Output every line of the material exactly.

**SUPPLIED DATA:**
────────────────────────────────────────

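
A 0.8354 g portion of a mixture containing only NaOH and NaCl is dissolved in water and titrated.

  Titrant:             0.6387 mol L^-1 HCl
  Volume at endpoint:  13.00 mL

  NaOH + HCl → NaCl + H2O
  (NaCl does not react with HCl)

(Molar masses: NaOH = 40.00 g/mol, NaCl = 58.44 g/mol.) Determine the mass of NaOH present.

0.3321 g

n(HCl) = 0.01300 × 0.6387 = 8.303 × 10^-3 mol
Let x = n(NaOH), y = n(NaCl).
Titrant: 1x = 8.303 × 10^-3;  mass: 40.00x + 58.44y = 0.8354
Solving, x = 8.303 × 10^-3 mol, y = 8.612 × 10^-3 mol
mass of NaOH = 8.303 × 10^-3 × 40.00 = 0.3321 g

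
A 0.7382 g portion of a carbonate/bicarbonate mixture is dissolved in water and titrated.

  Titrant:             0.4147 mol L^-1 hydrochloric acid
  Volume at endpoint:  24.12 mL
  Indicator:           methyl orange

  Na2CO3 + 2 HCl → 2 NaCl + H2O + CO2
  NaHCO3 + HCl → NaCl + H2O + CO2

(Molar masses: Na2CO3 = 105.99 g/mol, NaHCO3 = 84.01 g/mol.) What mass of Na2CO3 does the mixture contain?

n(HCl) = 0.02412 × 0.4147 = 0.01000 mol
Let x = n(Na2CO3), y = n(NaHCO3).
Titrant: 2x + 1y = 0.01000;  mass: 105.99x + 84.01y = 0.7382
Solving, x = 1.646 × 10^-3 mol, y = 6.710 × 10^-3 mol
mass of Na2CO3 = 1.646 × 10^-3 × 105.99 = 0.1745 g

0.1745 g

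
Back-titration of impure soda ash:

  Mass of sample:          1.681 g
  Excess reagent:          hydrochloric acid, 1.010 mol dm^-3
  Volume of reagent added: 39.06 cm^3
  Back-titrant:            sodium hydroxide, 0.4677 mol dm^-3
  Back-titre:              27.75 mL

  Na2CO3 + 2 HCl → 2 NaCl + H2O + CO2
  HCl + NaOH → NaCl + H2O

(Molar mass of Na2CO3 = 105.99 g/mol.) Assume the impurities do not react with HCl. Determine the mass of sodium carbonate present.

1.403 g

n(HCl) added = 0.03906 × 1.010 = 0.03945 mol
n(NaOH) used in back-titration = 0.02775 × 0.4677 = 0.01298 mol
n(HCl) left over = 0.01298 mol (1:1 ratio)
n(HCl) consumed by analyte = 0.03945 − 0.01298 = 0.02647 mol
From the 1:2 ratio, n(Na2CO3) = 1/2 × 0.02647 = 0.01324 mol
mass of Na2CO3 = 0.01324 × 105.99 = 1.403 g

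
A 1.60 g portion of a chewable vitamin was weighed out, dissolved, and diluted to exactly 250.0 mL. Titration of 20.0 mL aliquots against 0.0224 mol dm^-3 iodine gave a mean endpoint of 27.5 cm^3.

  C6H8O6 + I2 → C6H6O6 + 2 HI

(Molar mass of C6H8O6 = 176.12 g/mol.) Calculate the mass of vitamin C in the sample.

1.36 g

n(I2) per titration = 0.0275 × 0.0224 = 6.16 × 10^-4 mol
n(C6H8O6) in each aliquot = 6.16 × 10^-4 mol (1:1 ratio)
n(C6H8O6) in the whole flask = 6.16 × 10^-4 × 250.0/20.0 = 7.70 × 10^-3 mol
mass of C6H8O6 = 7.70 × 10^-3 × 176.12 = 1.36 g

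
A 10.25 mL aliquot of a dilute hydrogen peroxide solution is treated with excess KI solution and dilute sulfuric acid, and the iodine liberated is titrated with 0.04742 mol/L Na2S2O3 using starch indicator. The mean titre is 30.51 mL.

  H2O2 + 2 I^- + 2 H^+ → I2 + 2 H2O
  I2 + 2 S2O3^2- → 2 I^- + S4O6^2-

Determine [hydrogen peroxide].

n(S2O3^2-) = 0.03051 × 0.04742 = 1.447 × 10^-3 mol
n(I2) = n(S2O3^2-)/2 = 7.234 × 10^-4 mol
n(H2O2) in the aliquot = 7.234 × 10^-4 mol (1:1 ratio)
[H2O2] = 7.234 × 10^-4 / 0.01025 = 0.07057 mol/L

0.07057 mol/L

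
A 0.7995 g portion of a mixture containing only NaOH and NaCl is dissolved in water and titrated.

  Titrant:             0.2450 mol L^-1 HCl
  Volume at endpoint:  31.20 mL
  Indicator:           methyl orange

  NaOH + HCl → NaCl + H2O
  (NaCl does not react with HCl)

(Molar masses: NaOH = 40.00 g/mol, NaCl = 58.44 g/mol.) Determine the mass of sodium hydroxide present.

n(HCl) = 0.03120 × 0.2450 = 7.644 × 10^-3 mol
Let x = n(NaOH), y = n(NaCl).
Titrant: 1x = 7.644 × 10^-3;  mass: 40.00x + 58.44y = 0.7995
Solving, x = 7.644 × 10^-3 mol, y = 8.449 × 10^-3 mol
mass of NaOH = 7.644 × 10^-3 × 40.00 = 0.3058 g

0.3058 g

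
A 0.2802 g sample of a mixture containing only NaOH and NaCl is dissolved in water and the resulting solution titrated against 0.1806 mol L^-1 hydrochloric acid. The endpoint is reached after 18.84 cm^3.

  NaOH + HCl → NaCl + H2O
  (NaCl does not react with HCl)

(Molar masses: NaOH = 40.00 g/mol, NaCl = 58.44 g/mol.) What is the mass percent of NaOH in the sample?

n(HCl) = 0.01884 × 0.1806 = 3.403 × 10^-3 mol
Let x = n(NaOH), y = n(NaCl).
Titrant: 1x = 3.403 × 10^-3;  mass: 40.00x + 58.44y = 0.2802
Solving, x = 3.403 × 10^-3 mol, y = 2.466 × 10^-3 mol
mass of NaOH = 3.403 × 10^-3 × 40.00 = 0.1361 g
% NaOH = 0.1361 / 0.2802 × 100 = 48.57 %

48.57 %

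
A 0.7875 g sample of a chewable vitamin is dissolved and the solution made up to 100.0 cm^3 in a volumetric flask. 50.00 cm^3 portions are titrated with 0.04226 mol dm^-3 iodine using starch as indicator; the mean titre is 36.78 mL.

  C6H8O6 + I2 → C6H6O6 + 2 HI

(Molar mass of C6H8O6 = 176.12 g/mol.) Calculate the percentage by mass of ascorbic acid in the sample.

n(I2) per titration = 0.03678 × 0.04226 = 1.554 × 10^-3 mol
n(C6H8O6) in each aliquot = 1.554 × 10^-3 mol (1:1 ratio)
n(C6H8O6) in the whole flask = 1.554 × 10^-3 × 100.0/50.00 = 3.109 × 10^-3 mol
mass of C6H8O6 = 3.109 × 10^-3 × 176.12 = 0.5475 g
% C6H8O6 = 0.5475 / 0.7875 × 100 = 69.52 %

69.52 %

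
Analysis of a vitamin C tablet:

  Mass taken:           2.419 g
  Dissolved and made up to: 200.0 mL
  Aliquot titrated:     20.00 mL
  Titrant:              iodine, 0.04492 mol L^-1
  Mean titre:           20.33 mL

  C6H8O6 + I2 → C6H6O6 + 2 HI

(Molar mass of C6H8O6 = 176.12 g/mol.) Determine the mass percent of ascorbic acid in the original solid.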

────────────────────────────────────────

**RESULT FOR THIS TASK:**
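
A 0.8354 g portion of a mixture containing only NaOH and NaCl is dissolved in water and titrated.

  Titrant:             0.6387 mol L^-1 HCl
  Volume at endpoint:  13.00 mL

  NaOH + HCl → NaCl + H2O
  (NaCl does not react with HCl)

(Molar masses: NaOH = 40.00 g/mol, NaCl = 58.44 g/mol.) Determine the mass of NaOH present.

0.3321 g

n(HCl) = 0.01300 × 0.6387 = 8.303 × 10^-3 mol
Let x = n(NaOH), y = n(NaCl).
Titrant: 1x = 8.303 × 10^-3;  mass: 40.00x + 58.44y = 0.8354
Solving, x = 8.303 × 10^-3 mol, y = 8.612 × 10^-3 mol
mass of NaOH = 8.303 × 10^-3 × 40.00 = 0.3321 g

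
A 0.7382 g portion of a carbonate/bicarbonate mixture is dissolved in water and titrated.

  Titrant:             0.4147 mol L^-1 hydrochloric acid
  Volume at endpoint:  24.12 mL
  Indicator:           methyl orange

  Na2CO3 + 2 HCl → 2 NaCl + H2O + CO2
  NaHCO3 + HCl → NaCl + H2O + CO2

(Molar masses: Na2CO3 = 105.99 g/mol, NaHCO3 = 84.01 g/mol.) What mass of Na2CO3 does the mixture contain?

n(HCl) = 0.02412 × 0.4147 = 0.01000 mol
Let x = n(Na2CO3), y = n(NaHCO3).
Titrant: 2x + 1y = 0.01000;  mass: 105.99x + 84.01y = 0.7382
Solving, x = 1.646 × 10^-3 mol, y = 6.710 × 10^-3 mol
mass of Na2CO3 = 1.646 × 10^-3 × 105.99 = 0.1745 g

0.1745 g

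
Back-titration of impure soda ash:

  Mass of sample:          1.681 g
  Excess reagent:          hydrochloric acid, 1.010 mol dm^-3
  Volume of reagent added: 39.06 cm^3
  Back-titrant:            sodium hydroxide, 0.4677 mol dm^-3
  Back-titre:              27.75 mL

  Na2CO3 + 2 HCl → 2 NaCl + H2O + CO2
  HCl + NaOH → NaCl + H2O

(Molar mass of Na2CO3 = 105.99 g/mol.) Assume the impurities do not react with HCl. Determine the mass of sodium carbonate present.

1.403 g

n(HCl) added = 0.03906 × 1.010 = 0.03945 mol
n(NaOH) used in back-titration = 0.02775 × 0.4677 = 0.01298 mol
n(HCl) left over = 0.01298 mol (1:1 ratio)
n(HCl) consumed by analyte = 0.03945 − 0.01298 = 0.02647 mol
From the 1:2 ratio, n(Na2CO3) = 1/2 × 0.02647 = 0.01324 mol
mass of Na2CO3 = 0.01324 × 105.99 = 1.403 g

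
A 1.60 g portion of a chewable vitamin was weighed out, dissolved, and diluted to exactly 250.0 mL. Titration of 20.0 mL aliquots against 0.0224 mol dm^-3 iodine gave a mean endpoint of 27.5 cm^3.

  C6H8O6 + I2 → C6H6O6 + 2 HI

(Molar mass of C6H8O6 = 176.12 g/mol.) Calculate the mass of vitamin C in the sample.

1.36 g

n(I2) per titration = 0.0275 × 0.0224 = 6.16 × 10^-4 mol
n(C6H8O6) in each aliquot = 6.16 × 10^-4 mol (1:1 ratio)
n(C6H8O6) in the whole flask = 6.16 × 10^-4 × 250.0/20.0 = 7.70 × 10^-3 mol
mass of C6H8O6 = 7.70 × 10^-3 × 176.12 = 1.36 g

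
A 10.25 mL aliquot of a dilute hydrogen peroxide solution is treated with excess KI solution and dilute sulfuric acid, and the iodine liberated is titrated with 0.04742 mol/L Na2S2O3 using starch indicator. The mean titre is 30.51 mL.

  H2O2 + 2 I^- + 2 H^+ → I2 + 2 H2O
  I2 + 2 S2O3^2- → 2 I^- + S4O6^2-

Determine [hydrogen peroxide].

n(S2O3^2-) = 0.03051 × 0.04742 = 1.447 × 10^-3 mol
n(I2) = n(S2O3^2-)/2 = 7.234 × 10^-4 mol
n(H2O2) in the aliquot = 7.234 × 10^-4 mol (1:1 ratio)
[H2O2] = 7.234 × 10^-4 / 0.01025 = 0.07057 mol/L

0.07057 mol/L

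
A 0.7995 g portion of a mixture containing only NaOH and NaCl is dissolved in water and titrated.

  Titrant:             0.2450 mol L^-1 HCl
  Volume at endpoint:  31.20 mL
  Indicator:           methyl orange

  NaOH + HCl → NaCl + H2O
  (NaCl does not react with HCl)

(Molar masses: NaOH = 40.00 g/mol, NaCl = 58.44 g/mol.) Determine the mass of sodium hydroxide present.

n(HCl) = 0.03120 × 0.2450 = 7.644 × 10^-3 mol
Let x = n(NaOH), y = n(NaCl).
Titrant: 1x = 7.644 × 10^-3;  mass: 40.00x + 58.44y = 0.7995
Solving, x = 7.644 × 10^-3 mol, y = 8.449 × 10^-3 mol
mass of NaOH = 7.644 × 10^-3 × 40.00 = 0.3058 g

0.3058 g

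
A 0.2802 g sample of a mixture containing only NaOH and NaCl is dissolved in water and the resulting solution titrated against 0.1806 mol L^-1 hydrochloric acid. The endpoint is reached after 18.84 cm^3.

  NaOH + HCl → NaCl + H2O
  (NaCl does not react with HCl)

(Molar masses: NaOH = 40.00 g/mol, NaCl = 58.44 g/mol.) What is the mass percent of NaOH in the sample?

n(HCl) = 0.01884 × 0.1806 = 3.403 × 10^-3 mol
Let x = n(NaOH), y = n(NaCl).
Titrant: 1x = 3.403 × 10^-3;  mass: 40.00x + 58.44y = 0.2802
Solving, x = 3.403 × 10^-3 mol, y = 2.466 × 10^-3 mol
mass of NaOH = 3.403 × 10^-3 × 40.00 = 0.1361 g
% NaOH = 0.1361 / 0.2802 × 100 = 48.57 %

48.57 %

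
A 0.7875 g sample of a chewable vitamin is dissolved and the solution made up to 100.0 cm^3 in a volumetric flask. 50.00 cm^3 portions are titrated with 0.04226 mol dm^-3 iodine using starch as indicator; the mean titre is 36.78 mL.

  C6H8O6 + I2 → C6H6O6 + 2 HI

(Molar mass of C6H8O6 = 176.12 g/mol.) Calculate the percentage by mass of ascorbic acid in the sample.

n(I2) per titration = 0.03678 × 0.04226 = 1.554 × 10^-3 mol
n(C6H8O6) in each aliquot = 1.554 × 10^-3 mol (1:1 ratio)
n(C6H8O6) in the whole flask = 1.554 × 10^-3 × 100.0/50.00 = 3.109 × 10^-3 mol
mass of C6H8O6 = 3.109 × 10^-3 × 176.12 = 0.5475 g
% C6H8O6 = 0.5475 / 0.7875 × 100 = 69.52 %

69.52 %

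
Analysis of a vitamin C tablet:

  Mass taken:           2.419 g
  Dissolved and made up to: 200.0 mL
  Aliquot titrated:     20.00 mL
  Titrant:              iodine, 0.04492 mol L^-1
  Mean titre:           20.33 mL

  C6H8O6 + I2 → C6H6O6 + 2 HI

(Molar mass of C6H8O6 = 176.12 g/mol.) Determine the mass percent of ascorbic acid in the original solid.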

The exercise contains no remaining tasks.